Requirement: Once you find the line with "1 --[True] b--> 4" in the data that follows, repeat it and every line after it exactly, through the line with "2 --[True] c--> 5".

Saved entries
⁂

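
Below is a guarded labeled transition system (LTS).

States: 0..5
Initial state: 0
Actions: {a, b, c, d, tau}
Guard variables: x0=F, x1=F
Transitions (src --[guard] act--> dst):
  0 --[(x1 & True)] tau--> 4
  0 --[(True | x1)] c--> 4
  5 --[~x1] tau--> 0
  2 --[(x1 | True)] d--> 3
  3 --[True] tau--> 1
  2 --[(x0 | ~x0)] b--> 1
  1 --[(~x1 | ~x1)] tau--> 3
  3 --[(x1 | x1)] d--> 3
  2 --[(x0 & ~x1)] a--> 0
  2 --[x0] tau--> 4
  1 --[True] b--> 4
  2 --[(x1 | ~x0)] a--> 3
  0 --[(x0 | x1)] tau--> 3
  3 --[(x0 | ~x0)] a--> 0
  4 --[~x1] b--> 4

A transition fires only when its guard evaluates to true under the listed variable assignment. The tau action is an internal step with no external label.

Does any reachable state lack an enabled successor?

R = {0,4}
  0: c→4  [1 exit(s)]
  4: b→4  [1 exit(s)]

Answer: DEADLOCK-FREE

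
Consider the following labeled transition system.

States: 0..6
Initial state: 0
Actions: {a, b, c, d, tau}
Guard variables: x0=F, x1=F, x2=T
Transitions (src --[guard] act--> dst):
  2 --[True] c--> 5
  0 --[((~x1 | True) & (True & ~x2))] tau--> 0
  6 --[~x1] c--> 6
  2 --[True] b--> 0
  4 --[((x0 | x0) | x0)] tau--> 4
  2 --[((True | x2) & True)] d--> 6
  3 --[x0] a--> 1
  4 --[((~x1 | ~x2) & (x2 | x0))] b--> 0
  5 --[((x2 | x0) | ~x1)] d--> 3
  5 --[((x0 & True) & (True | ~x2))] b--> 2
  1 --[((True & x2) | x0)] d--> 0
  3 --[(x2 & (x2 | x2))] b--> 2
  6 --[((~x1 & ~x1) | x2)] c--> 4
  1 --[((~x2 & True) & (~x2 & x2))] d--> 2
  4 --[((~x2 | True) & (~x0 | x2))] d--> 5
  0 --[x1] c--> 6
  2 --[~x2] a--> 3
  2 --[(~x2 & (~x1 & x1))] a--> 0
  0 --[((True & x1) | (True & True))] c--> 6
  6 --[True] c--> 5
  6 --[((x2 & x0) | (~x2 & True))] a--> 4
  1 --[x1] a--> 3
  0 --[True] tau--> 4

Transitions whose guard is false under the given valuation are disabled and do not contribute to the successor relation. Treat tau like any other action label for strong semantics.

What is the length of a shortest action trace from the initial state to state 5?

Answer: 2

Analysis:
Breadth-first toward 5:
  L0 = {0}
  L1 = {4,6}
  L2 = {5}
depth(5)=2, e.g. c·c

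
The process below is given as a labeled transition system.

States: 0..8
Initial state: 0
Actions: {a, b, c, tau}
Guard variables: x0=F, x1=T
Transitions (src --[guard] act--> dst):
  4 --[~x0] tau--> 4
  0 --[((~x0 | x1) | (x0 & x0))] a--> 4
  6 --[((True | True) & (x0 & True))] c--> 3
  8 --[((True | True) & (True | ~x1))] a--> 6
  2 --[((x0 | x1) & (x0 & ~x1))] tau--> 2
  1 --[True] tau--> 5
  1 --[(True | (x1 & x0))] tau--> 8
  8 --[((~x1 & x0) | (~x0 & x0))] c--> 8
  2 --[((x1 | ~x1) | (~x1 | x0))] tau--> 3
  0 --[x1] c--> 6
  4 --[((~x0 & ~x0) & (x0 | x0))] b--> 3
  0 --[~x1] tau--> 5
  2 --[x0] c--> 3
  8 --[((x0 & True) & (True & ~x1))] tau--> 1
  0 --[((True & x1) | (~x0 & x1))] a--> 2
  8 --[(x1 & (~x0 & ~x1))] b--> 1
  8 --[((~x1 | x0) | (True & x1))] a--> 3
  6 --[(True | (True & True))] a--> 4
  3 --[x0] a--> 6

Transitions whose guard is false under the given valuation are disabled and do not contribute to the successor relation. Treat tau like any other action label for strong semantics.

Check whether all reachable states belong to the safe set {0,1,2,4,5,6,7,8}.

Safe = {0,1,2,4,5,6,7,8}
Reachable = {0,2,3,4,6}
  0: ok
  2: ok
  3: VIOLATES
  4: ok
  6: ok
reach 3 via a·tau — violates

Answer: INVARIANT VIOLATED at state 3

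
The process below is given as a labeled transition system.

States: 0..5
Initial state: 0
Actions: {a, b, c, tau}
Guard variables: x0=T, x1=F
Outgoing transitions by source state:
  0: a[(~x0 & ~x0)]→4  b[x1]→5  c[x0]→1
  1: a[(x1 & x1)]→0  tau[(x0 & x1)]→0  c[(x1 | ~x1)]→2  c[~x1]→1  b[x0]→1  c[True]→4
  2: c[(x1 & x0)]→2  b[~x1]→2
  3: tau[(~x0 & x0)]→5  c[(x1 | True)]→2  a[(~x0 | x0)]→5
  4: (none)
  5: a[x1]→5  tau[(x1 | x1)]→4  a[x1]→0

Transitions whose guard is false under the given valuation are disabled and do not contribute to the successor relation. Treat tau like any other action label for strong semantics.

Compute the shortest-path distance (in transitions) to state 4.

Breadth-first toward 4:
  depth 0: {0}
  depth 1: {1}
  depth 2: {2,4}
first hit 4 at d=2 via c·c

Answer: 2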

⁂

Your response:
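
  1 --[True] b--> 4
  2 --[(x1 | ~x0)] a--> 3
  0 --[(x0 | x1)] tau--> 3
  3 --[(x0 | ~x0)] a--> 0
  4 --[~x1] b--> 4

A transition fires only when its guard evaluates to true under the listed variable assignment. The tau action is an internal step with no external label.

Does any reachable state lack an enabled successor?

R = {0,4}
  0: c→4  [1 exit(s)]
  4: b→4  [1 exit(s)]

Answer: DEADLOCK-FREE

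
Consider the following labeled transition system.

States: 0..6
Initial state: 0
Actions: {a, b, c, d, tau}
Guard variables: x0=F, x1=F, x2=T
Transitions (src --[guard] act--> dst):
  2 --[True] c--> 5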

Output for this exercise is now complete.